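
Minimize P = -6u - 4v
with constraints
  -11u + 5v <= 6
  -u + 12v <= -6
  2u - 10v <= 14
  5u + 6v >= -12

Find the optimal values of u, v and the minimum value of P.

Feasible corners and P = -6u - 4v:
  (-102/127, -72/127) → P = 900/127
  (-96/91, -102/91) → P = 984/91
  (54/7, 1/7) → P = -328/7
  (-18/31, -47/31) → P = 296/31

The optimum lies where -u + 12v = -6 and 2u - 10v = 14.
Solving simultaneously gives u = 54/7, v = 1/7.

u = 54/7, v = 1/7, minimum P = -328/7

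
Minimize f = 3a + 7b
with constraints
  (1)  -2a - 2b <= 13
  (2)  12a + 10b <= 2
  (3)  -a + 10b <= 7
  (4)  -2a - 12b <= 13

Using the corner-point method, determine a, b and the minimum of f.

The optimum lies where -2a - 2b = 13 and -2a - 12b = 13.
Solving simultaneously gives a = -13/2, b = 0.

a = -13/2, b = 0, minimum f = -39/2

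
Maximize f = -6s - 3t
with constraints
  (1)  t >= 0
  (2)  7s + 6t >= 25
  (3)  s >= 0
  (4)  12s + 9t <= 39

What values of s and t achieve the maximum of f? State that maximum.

Vertices and f = -6s - 3t:
  (0, 25/6) → f = -25/2
  (1, 3) → f = -15
  (0, 13/3) → f = -13

The optimum lies where 7s + 6t = 25 and s = 0.
Solving simultaneously gives s = 0, t = 25/6.

s = 0, t = 25/6, maximum f = -25/2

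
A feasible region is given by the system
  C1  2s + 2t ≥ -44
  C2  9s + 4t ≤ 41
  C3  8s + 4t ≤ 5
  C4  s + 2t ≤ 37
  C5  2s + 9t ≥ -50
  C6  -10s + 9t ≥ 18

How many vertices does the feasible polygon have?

5

Pairwise boundary intersections that survive every other constraint:
  (-81, 59)
  (-148/7, -6/7)
  (-23/2, 97/4)
  (-27/112, 97/56)
  (-17/3, -116/27)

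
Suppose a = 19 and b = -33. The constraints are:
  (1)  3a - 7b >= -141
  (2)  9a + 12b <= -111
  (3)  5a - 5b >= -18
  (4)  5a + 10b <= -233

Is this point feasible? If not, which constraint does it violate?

feasible

(1): 288 ≥ -141 ✓
(2): -225 ≤ -111 ✓
(3): 260 ≥ -18 ✓
(4): -235 ≤ -233 ✓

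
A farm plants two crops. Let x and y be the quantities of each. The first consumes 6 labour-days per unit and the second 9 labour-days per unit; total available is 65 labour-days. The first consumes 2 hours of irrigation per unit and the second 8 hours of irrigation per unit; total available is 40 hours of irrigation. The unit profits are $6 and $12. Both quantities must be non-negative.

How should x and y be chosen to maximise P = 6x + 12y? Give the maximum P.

x = 16/3, y = 11/3, maximum P = 76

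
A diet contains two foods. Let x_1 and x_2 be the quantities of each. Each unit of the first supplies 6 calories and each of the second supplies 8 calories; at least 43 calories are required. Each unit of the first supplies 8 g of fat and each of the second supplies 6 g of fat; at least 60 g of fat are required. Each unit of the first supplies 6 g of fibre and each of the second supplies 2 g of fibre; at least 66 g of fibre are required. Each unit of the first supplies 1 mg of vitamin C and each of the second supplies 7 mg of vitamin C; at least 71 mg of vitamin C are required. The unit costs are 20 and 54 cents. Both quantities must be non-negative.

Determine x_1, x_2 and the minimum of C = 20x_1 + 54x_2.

Feasible corners and C = 20x_1 + 54x_2:
  (0, 33) → C = 1782
  (71, 0) → C = 1420
  (8, 9) → C = 646
The feasible region is unbounded (it extends along (0, 1), (1, 0)), but C strictly increases along every unbounded feasible direction, so there is no improving ray and the minimum is attained at a vertex.

At the optimal vertex, 6x_1 + 2x_2 = 66 and x_1 + 7x_2 = 71.
Solving simultaneously gives x_1 = 8, x_2 = 9.

x_1 = 8, x_2 = 9, minimum C = 646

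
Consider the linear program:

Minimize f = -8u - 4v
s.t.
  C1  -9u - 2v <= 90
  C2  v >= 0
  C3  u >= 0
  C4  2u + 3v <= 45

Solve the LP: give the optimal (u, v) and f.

Vertices and f = -8u - 4v:
  (0, 0) → f = 0
  (45/2, 0) → f = -180
  (0, 15) → f = -60

The optimum lies where v = 0 and 2u + 3v = 45.
Solving simultaneously gives u = 45/2, v = 0.

u = 45/2, v = 0, minimum f = -180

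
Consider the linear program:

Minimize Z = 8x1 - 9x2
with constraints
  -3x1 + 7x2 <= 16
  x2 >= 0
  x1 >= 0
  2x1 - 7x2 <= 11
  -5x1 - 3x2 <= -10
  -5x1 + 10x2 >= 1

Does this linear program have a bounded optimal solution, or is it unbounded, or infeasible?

bounded optimum

Feasible corners and Z = 8x1 - 9x2:
  (1/2, 5/2) → Z = -37/2
  (153/5, 77/5) → Z = 531/5
  (97/65, 11/13) → Z = 281/65
The feasible region has finitely many vertices and no improving ray; the minimum is -37/2 at (1/2, 5/2).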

* * * * * * * * *

Which lines of the data contain the string "Minimize"? Copy each one.

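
Minimize P = -6u - 4v
Minimize f = 3a + 7b
Minimize f = -8u - 4v
Minimize Z = 8x1 - 9x2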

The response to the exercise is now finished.